Stored data:
═══
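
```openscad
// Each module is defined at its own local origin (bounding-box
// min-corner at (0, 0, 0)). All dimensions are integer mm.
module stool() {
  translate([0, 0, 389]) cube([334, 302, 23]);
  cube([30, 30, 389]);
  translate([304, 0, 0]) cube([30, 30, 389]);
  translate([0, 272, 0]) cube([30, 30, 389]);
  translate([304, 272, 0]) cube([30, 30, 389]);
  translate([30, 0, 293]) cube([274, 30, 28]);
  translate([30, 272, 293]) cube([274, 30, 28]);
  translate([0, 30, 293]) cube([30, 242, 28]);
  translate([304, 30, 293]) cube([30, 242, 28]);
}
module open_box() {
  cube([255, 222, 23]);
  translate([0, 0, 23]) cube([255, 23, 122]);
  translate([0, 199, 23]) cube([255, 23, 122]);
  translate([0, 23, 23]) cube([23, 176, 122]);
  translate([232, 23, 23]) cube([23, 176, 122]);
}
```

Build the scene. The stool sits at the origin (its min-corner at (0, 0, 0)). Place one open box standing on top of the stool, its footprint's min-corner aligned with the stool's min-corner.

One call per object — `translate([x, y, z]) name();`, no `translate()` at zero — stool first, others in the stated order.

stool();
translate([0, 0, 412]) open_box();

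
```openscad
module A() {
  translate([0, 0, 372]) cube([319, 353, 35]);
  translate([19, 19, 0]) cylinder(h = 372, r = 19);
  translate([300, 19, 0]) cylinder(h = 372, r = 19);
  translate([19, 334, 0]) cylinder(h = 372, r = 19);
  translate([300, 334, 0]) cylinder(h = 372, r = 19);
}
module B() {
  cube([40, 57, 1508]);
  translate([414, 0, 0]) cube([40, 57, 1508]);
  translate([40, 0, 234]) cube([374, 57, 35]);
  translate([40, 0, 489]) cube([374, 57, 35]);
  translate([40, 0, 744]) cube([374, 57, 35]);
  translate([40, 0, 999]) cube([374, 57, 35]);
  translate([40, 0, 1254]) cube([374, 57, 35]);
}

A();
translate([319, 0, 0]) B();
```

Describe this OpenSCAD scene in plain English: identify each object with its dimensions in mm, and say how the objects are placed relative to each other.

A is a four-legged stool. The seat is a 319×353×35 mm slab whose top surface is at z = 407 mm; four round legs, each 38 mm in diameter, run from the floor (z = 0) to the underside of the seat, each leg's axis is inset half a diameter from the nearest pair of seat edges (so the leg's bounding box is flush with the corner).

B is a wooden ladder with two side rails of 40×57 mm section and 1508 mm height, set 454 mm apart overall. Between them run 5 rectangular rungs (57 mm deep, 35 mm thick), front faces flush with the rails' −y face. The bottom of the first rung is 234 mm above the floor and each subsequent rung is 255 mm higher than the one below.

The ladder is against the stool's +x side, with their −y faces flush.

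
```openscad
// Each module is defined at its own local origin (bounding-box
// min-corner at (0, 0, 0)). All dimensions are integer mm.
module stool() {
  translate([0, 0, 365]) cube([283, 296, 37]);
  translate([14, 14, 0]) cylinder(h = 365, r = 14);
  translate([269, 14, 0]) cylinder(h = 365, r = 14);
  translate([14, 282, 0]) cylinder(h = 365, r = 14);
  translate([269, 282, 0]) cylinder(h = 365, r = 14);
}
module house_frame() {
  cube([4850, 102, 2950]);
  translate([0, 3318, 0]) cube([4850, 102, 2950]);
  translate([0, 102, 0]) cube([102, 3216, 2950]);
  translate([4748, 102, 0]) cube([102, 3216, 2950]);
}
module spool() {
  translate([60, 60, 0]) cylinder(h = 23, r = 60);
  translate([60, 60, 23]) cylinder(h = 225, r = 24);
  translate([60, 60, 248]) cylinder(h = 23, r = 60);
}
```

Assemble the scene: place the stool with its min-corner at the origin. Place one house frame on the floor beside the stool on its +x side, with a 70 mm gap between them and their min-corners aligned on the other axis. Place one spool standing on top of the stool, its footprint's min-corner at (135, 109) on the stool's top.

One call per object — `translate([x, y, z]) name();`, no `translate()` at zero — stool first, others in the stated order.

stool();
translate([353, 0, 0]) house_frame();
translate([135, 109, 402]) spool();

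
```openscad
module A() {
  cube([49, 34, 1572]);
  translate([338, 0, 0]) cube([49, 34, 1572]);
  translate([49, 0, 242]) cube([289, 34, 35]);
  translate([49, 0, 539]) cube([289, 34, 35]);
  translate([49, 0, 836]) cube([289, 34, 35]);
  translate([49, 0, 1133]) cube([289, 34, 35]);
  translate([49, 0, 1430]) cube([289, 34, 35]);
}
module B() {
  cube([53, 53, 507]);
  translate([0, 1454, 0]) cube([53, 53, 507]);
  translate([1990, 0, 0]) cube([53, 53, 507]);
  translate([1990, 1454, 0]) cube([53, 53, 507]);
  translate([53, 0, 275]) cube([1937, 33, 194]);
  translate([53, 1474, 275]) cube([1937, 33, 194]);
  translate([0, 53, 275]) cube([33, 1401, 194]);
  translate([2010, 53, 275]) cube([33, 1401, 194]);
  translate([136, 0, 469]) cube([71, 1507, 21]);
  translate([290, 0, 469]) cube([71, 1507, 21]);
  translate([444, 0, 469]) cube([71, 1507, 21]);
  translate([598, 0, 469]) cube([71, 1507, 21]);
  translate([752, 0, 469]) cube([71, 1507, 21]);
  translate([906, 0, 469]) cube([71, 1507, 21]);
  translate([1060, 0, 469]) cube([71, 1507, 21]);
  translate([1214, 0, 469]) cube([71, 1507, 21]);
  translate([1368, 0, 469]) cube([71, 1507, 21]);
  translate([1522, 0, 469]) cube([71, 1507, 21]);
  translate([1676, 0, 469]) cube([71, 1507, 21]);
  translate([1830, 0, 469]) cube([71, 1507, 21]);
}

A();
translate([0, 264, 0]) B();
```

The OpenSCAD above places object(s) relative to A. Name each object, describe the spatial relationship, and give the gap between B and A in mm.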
═══
### TASK GOAL
From the first line to the last, retype the records exactly as they stand above.

### SOLUTION BELOW
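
```openscad
// Each module is defined at its own local origin (bounding-box
// min-corner at (0, 0, 0)). All dimensions are integer mm.
module stool() {
  translate([0, 0, 389]) cube([334, 302, 23]);
  cube([30, 30, 389]);
  translate([304, 0, 0]) cube([30, 30, 389]);
  translate([0, 272, 0]) cube([30, 30, 389]);
  translate([304, 272, 0]) cube([30, 30, 389]);
  translate([30, 0, 293]) cube([274, 30, 28]);
  translate([30, 272, 293]) cube([274, 30, 28]);
  translate([0, 30, 293]) cube([30, 242, 28]);
  translate([304, 30, 293]) cube([30, 242, 28]);
}
module open_box() {
  cube([255, 222, 23]);
  translate([0, 0, 23]) cube([255, 23, 122]);
  translate([0, 199, 23]) cube([255, 23, 122]);
  translate([0, 23, 23]) cube([23, 176, 122]);
  translate([232, 23, 23]) cube([23, 176, 122]);
}
```

Build the scene. The stool sits at the origin (its min-corner at (0, 0, 0)). Place one open box standing on top of the stool, its footprint's min-corner aligned with the stool's min-corner.

One call per object — `translate([x, y, z]) name();`, no `translate()` at zero — stool first, others in the stated order.

stool();
translate([0, 0, 412]) open_box();

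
```openscad
module A() {
  translate([0, 0, 372]) cube([319, 353, 35]);
  translate([19, 19, 0]) cylinder(h = 372, r = 19);
  translate([300, 19, 0]) cylinder(h = 372, r = 19);
  translate([19, 334, 0]) cylinder(h = 372, r = 19);
  translate([300, 334, 0]) cylinder(h = 372, r = 19);
}
module B() {
  cube([40, 57, 1508]);
  translate([414, 0, 0]) cube([40, 57, 1508]);
  translate([40, 0, 234]) cube([374, 57, 35]);
  translate([40, 0, 489]) cube([374, 57, 35]);
  translate([40, 0, 744]) cube([374, 57, 35]);
  translate([40, 0, 999]) cube([374, 57, 35]);
  translate([40, 0, 1254]) cube([374, 57, 35]);
}

A();
translate([319, 0, 0]) B();
```

Describe this OpenSCAD scene in plain English: identify each object with its dimensions in mm, and say how the objects are placed relative to each other.

A is a four-legged stool. The seat is a 319×353×35 mm slab whose top surface is at z = 407 mm; four round legs, each 38 mm in diameter, run from the floor (z = 0) to the underside of the seat, each leg's axis is inset half a diameter from the nearest pair of seat edges (so the leg's bounding box is flush with the corner).

B is a wooden ladder with two side rails of 40×57 mm section and 1508 mm height, set 454 mm apart overall. Between them run 5 rectangular rungs (57 mm deep, 35 mm thick), front faces flush with the rails' −y face. The bottom of the first rung is 234 mm above the floor and each subsequent rung is 255 mm higher than the one below.

The ladder is against the stool's +x side, with their −y faces flush.

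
```openscad
// Each module is defined at its own local origin (bounding-box
// min-corner at (0, 0, 0)). All dimensions are integer mm.
module stool() {
  translate([0, 0, 365]) cube([283, 296, 37]);
  translate([14, 14, 0]) cylinder(h = 365, r = 14);
  translate([269, 14, 0]) cylinder(h = 365, r = 14);
  translate([14, 282, 0]) cylinder(h = 365, r = 14);
  translate([269, 282, 0]) cylinder(h = 365, r = 14);
}
module house_frame() {
  cube([4850, 102, 2950]);
  translate([0, 3318, 0]) cube([4850, 102, 2950]);
  translate([0, 102, 0]) cube([102, 3216, 2950]);
  translate([4748, 102, 0]) cube([102, 3216, 2950]);
}
module spool() {
  translate([60, 60, 0]) cylinder(h = 23, r = 60);
  translate([60, 60, 23]) cylinder(h = 225, r = 24);
  translate([60, 60, 248]) cylinder(h = 23, r = 60);
}
```

Assemble the scene: place the stool with its min-corner at the origin. Place one house frame on the floor beside the stool on its +x side, with a 70 mm gap between them and their min-corners aligned on the other axis. Place one spool standing on top of the stool, its footprint's min-corner at (135, 109) on the stool's top.

One call per object — `translate([x, y, z]) name();`, no `translate()` at zero — stool first, others in the stated order.

stool();
translate([353, 0, 0]) house_frame();
translate([135, 109, 402]) spool();

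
```openscad
module A() {
  cube([49, 34, 1572]);
  translate([338, 0, 0]) cube([49, 34, 1572]);
  translate([49, 0, 242]) cube([289, 34, 35]);
  translate([49, 0, 539]) cube([289, 34, 35]);
  translate([49, 0, 836]) cube([289, 34, 35]);
  translate([49, 0, 1133]) cube([289, 34, 35]);
  translate([49, 0, 1430]) cube([289, 34, 35]);
}
module B() {
  cube([53, 53, 507]);
  translate([0, 1454, 0]) cube([53, 53, 507]);
  translate([1990, 0, 0]) cube([53, 53, 507]);
  translate([1990, 1454, 0]) cube([53, 53, 507]);
  translate([53, 0, 275]) cube([1937, 33, 194]);
  translate([53, 1474, 275]) cube([1937, 33, 194]);
  translate([0, 53, 275]) cube([33, 1401, 194]);
  translate([2010, 53, 275]) cube([33, 1401, 194]);
  translate([136, 0, 469]) cube([71, 1507, 21]);
  translate([290, 0, 469]) cube([71, 1507, 21]);
  translate([444, 0, 469]) cube([71, 1507, 21]);
  translate([598, 0, 469]) cube([71, 1507, 21]);
  translate([752, 0, 469]) cube([71, 1507, 21]);
  translate([906, 0, 469]) cube([71, 1507, 21]);
  translate([1060, 0, 469]) cube([71, 1507, 21]);
  translate([1214, 0, 469]) cube([71, 1507, 21]);
  translate([1368, 0, 469]) cube([71, 1507, 21]);
  translate([1522, 0, 469]) cube([71, 1507, 21]);
  translate([1676, 0, 469]) cube([71, 1507, 21]);
  translate([1830, 0, 469]) cube([71, 1507, 21]);
}

A();
translate([0, 264, 0]) B();
```

The OpenSCAD above places object(s) relative to A. Name each object, describe the spatial relationship, and give the gap between B and A in mm.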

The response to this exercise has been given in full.